▸ **Given data**:
------------------------------------
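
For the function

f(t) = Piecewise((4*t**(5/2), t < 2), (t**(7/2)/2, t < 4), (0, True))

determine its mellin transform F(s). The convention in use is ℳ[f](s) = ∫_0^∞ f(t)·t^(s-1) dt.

split f at 2: ℳ[f](s) collects 2 kernel integrals
[0, 2) adds the kernel integral of 4*t**(5/2)
on [2, 4) integrate f = t**(7/2)/2 against the kernel

8*2**s*(32*2**s*s + 80*2**s + 6*sqrt(2)*s + 23*sqrt(2))/(4*s**2 + 24*s + 35)
  Re(s) > -5/2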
------------------------------------
Print all the records precisely.

▸ **Exercise output**:
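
For the function

f(t) = Piecewise((4*t**(5/2), t < 2), (t**(7/2)/2, t < 4), (0, True))

determine its mellin transform F(s). The convention in use is ℳ[f](s) = ∫_0^∞ f(t)·t^(s-1) dt.

split f at 2: ℳ[f](s) collects 2 kernel integrals
[0, 2) adds the kernel integral of 4*t**(5/2)
on [2, 4) integrate f = t**(7/2)/2 against the kernel

8*2**s*(32*2**s*s + 80*2**s + 6*sqrt(2)*s + 23*sqrt(2))/(4*s**2 + 24*s + 35)
  Re(s) > -5/2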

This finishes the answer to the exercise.